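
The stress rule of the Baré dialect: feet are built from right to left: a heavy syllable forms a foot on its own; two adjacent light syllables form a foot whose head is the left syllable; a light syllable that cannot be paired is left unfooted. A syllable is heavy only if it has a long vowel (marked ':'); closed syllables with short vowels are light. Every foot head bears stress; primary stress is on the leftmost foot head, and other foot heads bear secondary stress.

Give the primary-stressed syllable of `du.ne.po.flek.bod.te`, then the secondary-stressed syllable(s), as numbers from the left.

primary 1, secondary 3, 5

Weights: 1 du L, 2 ne L, 3 po L, 4 flek L, 5 bod L, 6 te L.
Parse right to left (heavy = foot alone; LL = one foot; stranded L unfooted): (ˈdu.ne) (ˈpo.flek) (ˈbod.te).
Foot heads: 1, 3, 5.
Primary stress on the leftmost head = syllable 1.
Secondary stress on 3, 5: ˈdu.ne.ˌpo.flek.ˌbod.te.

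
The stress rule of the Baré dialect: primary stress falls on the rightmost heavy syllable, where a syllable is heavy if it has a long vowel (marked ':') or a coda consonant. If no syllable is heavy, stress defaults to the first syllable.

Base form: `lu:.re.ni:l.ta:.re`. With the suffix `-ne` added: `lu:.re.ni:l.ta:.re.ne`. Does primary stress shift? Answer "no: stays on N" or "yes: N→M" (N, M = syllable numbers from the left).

no: stays on 4

Base `lu:.re.ni:l.ta:.re` (5 syllables):
  Weights: 1 lu: H, 2 re L, 3 ni:l H, 4 ta: H, 5 re L.
  Heavy syllables in the domain: 1, 3, 4. The rightmost is syllable 4 (ta:).
  → primary stress on syllable 4.
Suffixed `lu:.re.ni:l.ta:.re.ne` (6 syllables):
  Weights: 1 lu: H, 2 re L, 3 ni:l H, 4 ta: H, 5 re L, 6 ne L.
  Heavy syllables in the domain: 1, 3, 4. The rightmost is syllable 4 (ta:).
  → primary stress on syllable 4.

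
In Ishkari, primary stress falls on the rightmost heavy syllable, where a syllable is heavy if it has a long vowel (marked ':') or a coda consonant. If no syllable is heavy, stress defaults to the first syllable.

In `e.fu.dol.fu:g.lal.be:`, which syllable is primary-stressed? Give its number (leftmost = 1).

Weights: 1 e L, 2 fu L, 3 dol H, 4 fu:g H, 5 lal H, 6 be: H.
Heavy syllables in the domain: 3, 4, 5, 6. The rightmost is syllable 6 (be:).
Primary stress: syllable 6 → e.fu.dol.fu:g.lal.ˈbe:.

6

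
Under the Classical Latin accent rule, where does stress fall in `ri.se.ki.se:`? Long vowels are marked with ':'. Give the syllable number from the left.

2

Classical Latin: stress the penult if heavy (long vowel or closed), else the antepenult.
Weights: 2 se L, 3 ki L, 4 se: H.
The penult (syllable 3, ki) is light, so stress falls on the antepenult (syllable 2, se).
Stress on syllable 2: ri.ˈse.ki.se:.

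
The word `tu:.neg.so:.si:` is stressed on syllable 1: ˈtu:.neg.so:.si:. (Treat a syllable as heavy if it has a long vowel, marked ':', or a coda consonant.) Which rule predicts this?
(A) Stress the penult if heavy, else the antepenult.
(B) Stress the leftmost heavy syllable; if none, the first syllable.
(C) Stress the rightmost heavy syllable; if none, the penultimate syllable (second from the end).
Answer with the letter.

Rule A → syllable 3 (observed: 1).
Rule B → syllable 1 ✓.
Rule C → syllable 4 (observed: 1).

B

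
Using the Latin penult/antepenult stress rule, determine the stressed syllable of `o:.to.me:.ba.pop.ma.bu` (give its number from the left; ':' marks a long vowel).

Classical Latin: stress the penult if heavy (long vowel or closed), else the antepenult.
Weights: 5 pop H, 6 ma L, 7 bu L.
The penult (syllable 6, ma) is light, so stress falls on the antepenult (syllable 5, pop).
Stress on syllable 5: o:.to.me:.ba.ˈpop.ma.bu.

5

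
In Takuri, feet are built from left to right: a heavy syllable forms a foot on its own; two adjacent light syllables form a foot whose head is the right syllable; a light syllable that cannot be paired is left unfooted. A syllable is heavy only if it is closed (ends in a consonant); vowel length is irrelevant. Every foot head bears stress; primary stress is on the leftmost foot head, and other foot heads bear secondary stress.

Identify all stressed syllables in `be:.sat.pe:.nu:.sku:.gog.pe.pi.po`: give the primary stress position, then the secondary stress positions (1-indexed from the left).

primary 2, secondary 4, 6, 8

Weights: 1 be: L, 2 sat H, 3 pe: L, 4 nu: L, 5 sku: L, 6 gog H, 7 pe L, 8 pi L, 9 po L.
Parse left to right (heavy = foot alone; LL = one foot; stranded L unfooted): be: (ˈsat) (pe:.ˈnu:) sku: (ˈgog) (pe.ˈpi) po.
Foot heads: 2, 4, 6, 8.
Primary stress on the leftmost head = syllable 2.
Secondary stress on 4, 6, 8: be:.ˈsat.pe:.ˌnu:.sku:.ˌgog.pe.ˌpi.po.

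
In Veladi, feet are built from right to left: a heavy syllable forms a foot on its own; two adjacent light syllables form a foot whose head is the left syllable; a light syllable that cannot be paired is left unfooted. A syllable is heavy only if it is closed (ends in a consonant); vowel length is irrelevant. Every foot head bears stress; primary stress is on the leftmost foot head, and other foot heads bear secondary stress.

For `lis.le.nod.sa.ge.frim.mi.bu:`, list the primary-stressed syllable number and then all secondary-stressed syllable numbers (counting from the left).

Weights: 1 lis H, 2 le L, 3 nod H, 4 sa L, 5 ge L, 6 frim H, 7 mi L, 8 bu: L.
Parse right to left (heavy = foot alone; LL = one foot; stranded L unfooted): (ˈlis) le (ˈnod) (ˈsa.ge) (ˈfrim) (ˈmi.bu:).
Foot heads: 1, 3, 4, 6, 7.
Primary stress on the leftmost head = syllable 1.
Secondary stress on 3, 4, 6, 7: ˈlis.le.ˌnod.ˌsa.ge.ˌfrim.ˌmi.bu:.

primary 1, secondary 3, 4, 6, 7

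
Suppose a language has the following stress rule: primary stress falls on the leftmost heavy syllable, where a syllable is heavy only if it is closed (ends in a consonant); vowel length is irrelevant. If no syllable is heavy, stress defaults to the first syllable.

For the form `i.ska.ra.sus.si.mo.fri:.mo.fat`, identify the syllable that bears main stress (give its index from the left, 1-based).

Weights: 1 i L, 2 ska L, 3 ra L, 4 sus H, 5 si L, 6 mo L, 7 fri: L, 8 mo L, 9 fat H.
Heavy syllables in the domain: 4, 9. The leftmost is syllable 4 (sus).
Primary stress: syllable 4 → i.ska.ra.ˈsus.si.mo.fri:.mo.fat.

4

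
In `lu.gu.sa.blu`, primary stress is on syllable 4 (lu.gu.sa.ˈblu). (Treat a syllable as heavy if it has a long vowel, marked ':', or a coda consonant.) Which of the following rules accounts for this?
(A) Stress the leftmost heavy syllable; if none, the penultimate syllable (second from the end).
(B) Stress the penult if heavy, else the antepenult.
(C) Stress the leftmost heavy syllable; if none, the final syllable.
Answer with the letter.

Rule A → syllable 3 (observed: 4).
Rule B → syllable 2 (observed: 4).
Rule C → syllable 4 ✓.

C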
.....
## Exercise requirements
A single number is the answer here: how many lines of the material contain the string "Treat"?

## Answer for the task
2